(Information given begins)
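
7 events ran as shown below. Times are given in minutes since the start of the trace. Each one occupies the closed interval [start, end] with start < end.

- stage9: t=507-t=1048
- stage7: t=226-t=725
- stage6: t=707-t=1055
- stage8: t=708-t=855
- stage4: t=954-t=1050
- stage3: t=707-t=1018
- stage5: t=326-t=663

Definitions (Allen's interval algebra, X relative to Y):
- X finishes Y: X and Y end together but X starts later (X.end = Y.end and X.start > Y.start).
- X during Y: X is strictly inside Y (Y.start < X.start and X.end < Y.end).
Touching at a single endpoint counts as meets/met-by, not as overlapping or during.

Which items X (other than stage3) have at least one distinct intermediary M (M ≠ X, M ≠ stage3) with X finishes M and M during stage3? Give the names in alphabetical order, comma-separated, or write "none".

none

Target stage3 = [t=707, t=1018].
Intermediaries M with M during stage3: stage8.
Via stage8 — items with X finishes stage8: none.
Union: none.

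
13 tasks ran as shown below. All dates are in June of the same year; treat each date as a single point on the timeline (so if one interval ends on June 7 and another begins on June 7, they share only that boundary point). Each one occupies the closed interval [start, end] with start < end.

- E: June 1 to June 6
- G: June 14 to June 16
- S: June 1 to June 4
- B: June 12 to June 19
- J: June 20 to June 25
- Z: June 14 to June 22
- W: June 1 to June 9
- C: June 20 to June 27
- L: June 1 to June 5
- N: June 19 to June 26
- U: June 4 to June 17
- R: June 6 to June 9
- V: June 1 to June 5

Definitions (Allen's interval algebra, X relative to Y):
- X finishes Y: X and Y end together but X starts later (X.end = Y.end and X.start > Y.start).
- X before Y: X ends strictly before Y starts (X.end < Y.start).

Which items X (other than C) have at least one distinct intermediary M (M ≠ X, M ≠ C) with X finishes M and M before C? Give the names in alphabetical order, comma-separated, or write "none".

Target C = [June 20, June 27].
Intermediaries M with M before C: B, E, G, L, R, S, U, V, W.
Via B — items with X finishes B: none.
Via E — items with X finishes E: none.
Via G — items with X finishes G: none.
Via L — items with X finishes L: none.
Via R — items with X finishes R: none.
Via S — items with X finishes S: none.
Via U — items with X finishes U: none.
Via V — items with X finishes V: none.
Via W — items with X finishes W: R.
Union: R.

R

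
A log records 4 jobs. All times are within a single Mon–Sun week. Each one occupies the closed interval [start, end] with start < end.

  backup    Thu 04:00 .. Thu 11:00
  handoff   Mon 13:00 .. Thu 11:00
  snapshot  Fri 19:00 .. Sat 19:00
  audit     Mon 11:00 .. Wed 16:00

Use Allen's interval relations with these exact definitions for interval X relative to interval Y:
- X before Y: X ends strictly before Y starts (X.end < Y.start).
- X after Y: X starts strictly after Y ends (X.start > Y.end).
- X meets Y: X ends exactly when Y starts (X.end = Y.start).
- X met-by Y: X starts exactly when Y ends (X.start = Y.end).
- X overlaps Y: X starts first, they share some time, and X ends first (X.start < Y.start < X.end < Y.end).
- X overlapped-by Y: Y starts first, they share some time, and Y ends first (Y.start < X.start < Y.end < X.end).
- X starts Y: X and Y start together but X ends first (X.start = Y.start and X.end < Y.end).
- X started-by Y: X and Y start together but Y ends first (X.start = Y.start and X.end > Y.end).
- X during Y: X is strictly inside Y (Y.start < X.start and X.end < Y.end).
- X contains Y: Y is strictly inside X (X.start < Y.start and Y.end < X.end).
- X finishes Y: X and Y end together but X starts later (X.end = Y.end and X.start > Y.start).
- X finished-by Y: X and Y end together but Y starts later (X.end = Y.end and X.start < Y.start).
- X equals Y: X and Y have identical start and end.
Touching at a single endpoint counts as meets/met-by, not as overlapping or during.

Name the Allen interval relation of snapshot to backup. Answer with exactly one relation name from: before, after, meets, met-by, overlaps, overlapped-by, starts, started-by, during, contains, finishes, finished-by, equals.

snapshot = [Fri 19:00, Sat 19:00]; backup = [Thu 04:00, Thu 11:00].
Compare endpoints: snapshot.start > backup.start, snapshot.start > backup.end, snapshot.end > backup.start, snapshot.end > backup.end.
That pattern is 'after'.

after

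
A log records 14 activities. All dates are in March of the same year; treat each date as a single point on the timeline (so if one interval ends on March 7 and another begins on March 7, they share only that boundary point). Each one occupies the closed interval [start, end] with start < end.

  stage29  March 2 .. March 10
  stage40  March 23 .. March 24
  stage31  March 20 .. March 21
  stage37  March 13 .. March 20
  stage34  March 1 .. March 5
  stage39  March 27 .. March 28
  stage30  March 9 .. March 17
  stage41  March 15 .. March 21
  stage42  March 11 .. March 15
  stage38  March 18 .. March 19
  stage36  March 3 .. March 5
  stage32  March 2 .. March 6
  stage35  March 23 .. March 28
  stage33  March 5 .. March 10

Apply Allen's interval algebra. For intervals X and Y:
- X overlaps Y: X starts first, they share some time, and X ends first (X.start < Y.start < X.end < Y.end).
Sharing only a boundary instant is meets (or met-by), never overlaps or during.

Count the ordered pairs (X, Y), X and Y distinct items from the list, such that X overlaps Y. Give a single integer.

9

Checking all 182 ordered pairs for relation 'overlaps'; matching pairs in alphabetical order:
(stage29, stage30): stage29 overlaps stage30 ✓
(stage30, stage37): stage30 overlaps stage37 ✓
(stage30, stage41): stage30 overlaps stage41 ✓
(stage32, stage33): stage32 overlaps stage33 ✓
(stage33, stage30): stage33 overlaps stage30 ✓
(stage34, stage29): stage34 overlaps stage29 ✓
(stage34, stage32): stage34 overlaps stage32 ✓
(stage37, stage41): stage37 overlaps stage41 ✓
(stage42, stage37): stage42 overlaps stage37 ✓
Count: 9.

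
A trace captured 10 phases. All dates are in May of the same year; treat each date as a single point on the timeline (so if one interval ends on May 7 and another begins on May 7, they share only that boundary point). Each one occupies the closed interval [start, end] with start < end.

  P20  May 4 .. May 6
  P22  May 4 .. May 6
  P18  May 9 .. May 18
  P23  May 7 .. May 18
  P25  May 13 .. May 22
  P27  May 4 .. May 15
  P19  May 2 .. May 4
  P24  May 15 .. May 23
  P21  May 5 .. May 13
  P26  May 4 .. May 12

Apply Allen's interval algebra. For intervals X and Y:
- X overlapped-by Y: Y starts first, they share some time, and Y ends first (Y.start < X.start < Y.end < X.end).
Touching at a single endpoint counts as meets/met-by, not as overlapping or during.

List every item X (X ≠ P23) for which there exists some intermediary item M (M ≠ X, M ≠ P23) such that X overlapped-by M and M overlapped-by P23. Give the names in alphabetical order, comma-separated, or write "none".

P24

Target P23 = [May 7, May 18].
Intermediaries M with M overlapped-by P23: P24, P25.
Via P24 — items with X overlapped-by P24: none.
Via P25 — items with X overlapped-by P25: P24.
Union: P24.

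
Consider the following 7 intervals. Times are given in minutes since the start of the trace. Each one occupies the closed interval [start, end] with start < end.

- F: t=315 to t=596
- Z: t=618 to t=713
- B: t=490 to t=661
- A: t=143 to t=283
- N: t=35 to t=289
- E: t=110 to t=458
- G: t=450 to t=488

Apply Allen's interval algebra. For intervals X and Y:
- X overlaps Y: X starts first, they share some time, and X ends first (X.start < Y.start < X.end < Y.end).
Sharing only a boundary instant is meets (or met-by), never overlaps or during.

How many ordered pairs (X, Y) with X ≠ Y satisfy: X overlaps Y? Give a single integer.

Checking all 42 ordered pairs for relation 'overlaps'; matching pairs in alphabetical order:
(B, Z): B overlaps Z ✓
(E, F): E overlaps F ✓
(E, G): E overlaps G ✓
(F, B): F overlaps B ✓
(N, E): N overlaps E ✓
Count: 5.

5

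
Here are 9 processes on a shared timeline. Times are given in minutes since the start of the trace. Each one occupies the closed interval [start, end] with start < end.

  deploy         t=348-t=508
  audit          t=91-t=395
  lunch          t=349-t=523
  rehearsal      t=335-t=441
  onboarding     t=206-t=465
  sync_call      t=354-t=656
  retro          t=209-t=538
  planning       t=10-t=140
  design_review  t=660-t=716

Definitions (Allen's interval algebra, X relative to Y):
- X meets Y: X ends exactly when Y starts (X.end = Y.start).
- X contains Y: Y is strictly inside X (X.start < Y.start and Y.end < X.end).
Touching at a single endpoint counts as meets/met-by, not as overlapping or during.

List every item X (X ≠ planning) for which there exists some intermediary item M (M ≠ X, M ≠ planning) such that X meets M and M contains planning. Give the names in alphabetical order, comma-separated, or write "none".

none

Target planning = [t=10, t=140].
Intermediaries M with M contains planning: none.
Union: none.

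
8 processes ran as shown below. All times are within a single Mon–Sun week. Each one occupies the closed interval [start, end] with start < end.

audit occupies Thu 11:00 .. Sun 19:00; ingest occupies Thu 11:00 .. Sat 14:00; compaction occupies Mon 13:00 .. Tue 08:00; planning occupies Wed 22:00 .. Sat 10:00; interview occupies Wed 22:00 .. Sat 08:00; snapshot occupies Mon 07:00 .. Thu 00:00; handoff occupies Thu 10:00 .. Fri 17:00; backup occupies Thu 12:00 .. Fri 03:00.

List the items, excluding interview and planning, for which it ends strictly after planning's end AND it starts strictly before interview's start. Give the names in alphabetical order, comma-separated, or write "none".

Conditions: its end is strictly after planning's end (X.end > Sat 10:00) AND its start is strictly before interview's start (X.start < Wed 22:00).
audit: end Sun 19:00 > Sat 10:00? ✓; start Thu 11:00 < Wed 22:00? ✗ → no.
backup: end Fri 03:00 > Sat 10:00? ✗; start Thu 12:00 < Wed 22:00? ✗ → no.
compaction: end Tue 08:00 > Sat 10:00? ✗; start Mon 13:00 < Wed 22:00? ✓ → no.
handoff: end Fri 17:00 > Sat 10:00? ✗; start Thu 10:00 < Wed 22:00? ✗ → no.
ingest: end Sat 14:00 > Sat 10:00? ✓; start Thu 11:00 < Wed 22:00? ✗ → no.
snapshot: end Thu 00:00 > Sat 10:00? ✗; start Mon 07:00 < Wed 22:00? ✓ → no.
Result: none.

none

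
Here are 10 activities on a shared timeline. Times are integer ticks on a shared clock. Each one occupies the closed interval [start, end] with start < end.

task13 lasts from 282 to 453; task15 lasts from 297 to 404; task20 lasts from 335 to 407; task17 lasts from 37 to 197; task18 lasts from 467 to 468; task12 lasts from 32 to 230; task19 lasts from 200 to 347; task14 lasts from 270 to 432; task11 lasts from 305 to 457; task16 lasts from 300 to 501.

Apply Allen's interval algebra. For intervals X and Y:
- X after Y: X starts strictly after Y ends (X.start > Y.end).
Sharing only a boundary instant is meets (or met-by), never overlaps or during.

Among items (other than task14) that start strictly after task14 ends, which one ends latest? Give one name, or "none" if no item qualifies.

task18

Target task14 = [270, 432].
task11 [305, 457] → overlapped-by → excluded.
task12 [32, 230] → before → excluded.
task13 [282, 453] → overlapped-by → excluded.
task15 [297, 404] → during → excluded.
task16 [300, 501] → overlapped-by → excluded.
task17 [37, 197] → before → excluded.
task18 [467, 468] → after → candidate.
task19 [200, 347] → overlaps → excluded.
task20 [335, 407] → during → excluded.
Among candidates, latest end is 468 → task18.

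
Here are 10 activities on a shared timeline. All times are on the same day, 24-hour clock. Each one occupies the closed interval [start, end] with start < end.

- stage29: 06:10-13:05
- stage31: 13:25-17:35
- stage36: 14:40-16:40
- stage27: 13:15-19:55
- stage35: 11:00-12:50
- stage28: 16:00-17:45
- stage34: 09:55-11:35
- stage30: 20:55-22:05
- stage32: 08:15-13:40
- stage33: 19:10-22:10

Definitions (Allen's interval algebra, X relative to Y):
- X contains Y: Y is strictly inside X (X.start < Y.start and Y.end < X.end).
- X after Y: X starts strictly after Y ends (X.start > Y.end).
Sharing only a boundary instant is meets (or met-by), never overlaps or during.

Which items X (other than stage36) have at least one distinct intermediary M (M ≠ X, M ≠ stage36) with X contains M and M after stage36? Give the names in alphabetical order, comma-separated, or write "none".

stage33

Target stage36 = [14:40, 16:40].
Intermediaries M with M after stage36: stage30, stage33.
Via stage30 — items with X contains stage30: stage33.
Via stage33 — items with X contains stage33: none.
Union: stage33.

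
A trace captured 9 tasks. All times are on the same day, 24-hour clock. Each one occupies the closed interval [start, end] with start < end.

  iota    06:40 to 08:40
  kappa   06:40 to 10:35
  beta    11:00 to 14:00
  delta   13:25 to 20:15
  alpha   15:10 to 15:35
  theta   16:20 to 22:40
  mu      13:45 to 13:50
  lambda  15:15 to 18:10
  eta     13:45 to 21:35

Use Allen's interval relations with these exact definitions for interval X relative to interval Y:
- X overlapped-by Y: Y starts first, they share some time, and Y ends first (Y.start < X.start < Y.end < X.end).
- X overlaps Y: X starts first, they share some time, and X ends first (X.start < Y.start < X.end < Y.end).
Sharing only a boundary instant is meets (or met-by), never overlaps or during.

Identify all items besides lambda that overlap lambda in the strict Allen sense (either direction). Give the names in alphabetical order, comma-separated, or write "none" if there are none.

alpha, theta

Target lambda = [15:15, 18:10].
alpha [15:10, 15:35] → overlaps → yes.
beta [11:00, 14:00] → before → no.
delta [13:25, 20:15] → contains → no.
eta [13:45, 21:35] → contains → no.
iota [06:40, 08:40] → before → no.
kappa [06:40, 10:35] → before → no.
mu [13:45, 13:50] → before → no.
theta [16:20, 22:40] → overlapped-by → yes.
Result: alpha, theta.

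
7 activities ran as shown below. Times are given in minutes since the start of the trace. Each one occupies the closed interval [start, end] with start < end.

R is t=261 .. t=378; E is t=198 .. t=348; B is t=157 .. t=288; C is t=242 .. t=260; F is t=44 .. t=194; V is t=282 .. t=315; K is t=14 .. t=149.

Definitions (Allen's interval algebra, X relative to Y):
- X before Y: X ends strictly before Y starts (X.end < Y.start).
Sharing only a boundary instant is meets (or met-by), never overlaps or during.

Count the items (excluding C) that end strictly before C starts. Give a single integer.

2

Target C = [t=242, t=260].
B [t=157, t=288] → contains → no.
E [t=198, t=348] → contains → no.
F [t=44, t=194] → before → counts.
K [t=14, t=149] → before → counts.
R [t=261, t=378] → after → no.
V [t=282, t=315] → after → no.
Total: 2.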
(Information given ends)
## Required action
Across the records, how many lines contain "week"? Only the number should be given.

## Task response
2